◆ Exercise description
Copy every record exactly. Nothing may be skipped.

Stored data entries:
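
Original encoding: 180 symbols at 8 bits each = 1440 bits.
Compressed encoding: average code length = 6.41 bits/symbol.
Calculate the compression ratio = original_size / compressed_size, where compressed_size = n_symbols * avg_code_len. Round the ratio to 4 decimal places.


original_size = n_symbols * orig_bits = 180 * 8 = 1440 bits
compressed_size = n_symbols * avg_code_len = 180 * 6.41 = 1153.8 bits
ratio = original_size / compressed_size = 1440 / 1153.8 = 1.248

Compression ratio = 1.248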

◆ Exercise result
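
Original encoding: 180 symbols at 8 bits each = 1440 bits.
Compressed encoding: average code length = 6.41 bits/symbol.
Calculate the compression ratio = original_size / compressed_size, where compressed_size = n_symbols * avg_code_len. Round the ratio to 4 decimal places.


original_size = n_symbols * orig_bits = 180 * 8 = 1440 bits
compressed_size = n_symbols * avg_code_len = 180 * 6.41 = 1153.8 bits
ratio = original_size / compressed_size = 1440 / 1153.8 = 1.248

Compression ratio = 1.248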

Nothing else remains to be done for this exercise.